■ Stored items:
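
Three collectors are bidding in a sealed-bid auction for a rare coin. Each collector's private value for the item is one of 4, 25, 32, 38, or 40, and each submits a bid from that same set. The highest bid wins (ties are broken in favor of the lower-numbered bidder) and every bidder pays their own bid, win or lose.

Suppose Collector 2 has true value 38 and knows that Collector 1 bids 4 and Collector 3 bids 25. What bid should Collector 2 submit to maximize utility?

Bid 4: loses but pays 4, utility -4.
Bid 25: wins, pays 25, utility 38 - 25 = 13.
Bid 32: wins, pays 32, utility 38 - 32 = 6.
Bid 38: wins, pays 38, utility 38 - 38 = 0.
Bid 40: wins, pays 40, utility 38 - 40 = -2.
The best choice is 25 with utility 13.

25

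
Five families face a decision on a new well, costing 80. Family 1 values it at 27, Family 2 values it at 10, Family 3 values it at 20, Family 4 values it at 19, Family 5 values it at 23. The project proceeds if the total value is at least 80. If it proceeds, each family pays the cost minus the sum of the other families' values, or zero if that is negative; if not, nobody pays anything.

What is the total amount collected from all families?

13

Total value 99 ≥ cost 80, so it is built.
Family 1: others sum to 72; max(0, 80 - 72) = 8.
Family 2: others sum to 89; max(0, 80 - 89) = 0.
Family 3: others sum to 79; max(0, 80 - 79) = 1.
Family 4: others sum to 80; max(0, 80 - 80) = 0.
Family 5: others sum to 76; max(0, 80 - 76) = 4.
Total collected = 8 + 0 + 1 + 0 + 4 = 13.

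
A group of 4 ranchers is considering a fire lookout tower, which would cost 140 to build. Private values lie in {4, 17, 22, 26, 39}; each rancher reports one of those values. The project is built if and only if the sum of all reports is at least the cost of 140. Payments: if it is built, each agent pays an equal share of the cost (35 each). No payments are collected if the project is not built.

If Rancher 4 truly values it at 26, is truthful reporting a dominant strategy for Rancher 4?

Consider the case where Rancher 1 reports 39, Rancher 2 reports 39 and Rancher 3 reports 39.
Truthful report 26: project built, pays 35, utility 26 - 35 = -9.
Report 4 instead: project not built, utility 0.
Since 0 > -9, reporting 4 is strictly better here, so truthful reporting is not dominant.

No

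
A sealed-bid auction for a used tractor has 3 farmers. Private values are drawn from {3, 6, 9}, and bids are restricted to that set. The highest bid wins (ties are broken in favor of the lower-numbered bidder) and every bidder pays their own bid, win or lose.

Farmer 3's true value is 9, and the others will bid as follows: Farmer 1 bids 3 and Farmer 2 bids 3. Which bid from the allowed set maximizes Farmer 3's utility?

Bid 3: loses but pays 3, utility -3.
Bid 6: wins, pays 6, utility 9 - 6 = 3.
Bid 9: wins, pays 9, utility 9 - 9 = 0.
The best choice is 6 with utility 3.

6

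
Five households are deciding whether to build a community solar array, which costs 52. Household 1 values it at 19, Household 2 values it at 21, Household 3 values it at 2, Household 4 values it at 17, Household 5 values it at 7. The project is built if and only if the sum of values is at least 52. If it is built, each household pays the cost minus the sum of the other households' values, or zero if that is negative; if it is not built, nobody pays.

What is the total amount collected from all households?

15

Total value 66 ≥ cost 52, so it is built.
Household 1: others sum to 47; max(0, 52 - 47) = 5.
Household 2: others sum to 45; max(0, 52 - 45) = 7.
Household 3: others sum to 64; max(0, 52 - 64) = 0.
Household 4: others sum to 49; max(0, 52 - 49) = 3.
Household 5: others sum to 59; max(0, 52 - 59) = 0.
Total collected = 5 + 7 + 0 + 3 + 0 = 15.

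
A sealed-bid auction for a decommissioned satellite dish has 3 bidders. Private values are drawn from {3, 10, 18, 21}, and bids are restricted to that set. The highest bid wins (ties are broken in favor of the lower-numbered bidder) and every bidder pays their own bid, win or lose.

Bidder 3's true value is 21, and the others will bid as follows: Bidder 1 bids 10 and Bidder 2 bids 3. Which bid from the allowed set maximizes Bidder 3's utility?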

■ What this task involves:
Reading through the records above, report each line in which the string "their" is found.

■ Response:
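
Three collectors are bidding in a sealed-bid auction for a rare coin. Each collector's private value for the item is one of 4, 25, 32, 38, or 40, and each submits a bid from that same set. The highest bid wins (ties are broken in favor of the lower-numbered bidder) and every bidder pays their own bid, win or lose.
A sealed-bid auction for a used tractor has 3 farmers. Private values are drawn from {3, 6, 9}, and bids are restricted to that set. The highest bid wins (ties are broken in favor of the lower-numbered bidder) and every bidder pays their own bid, win or lose.
A sealed-bid auction for a decommissioned satellite dish has 3 bidders. Private values are drawn from {3, 10, 18, 21}, and bids are restricted to that set. The highest bid wins (ties are broken in favor of the lower-numbered bidder) and every bidder pays their own bid, win or lose.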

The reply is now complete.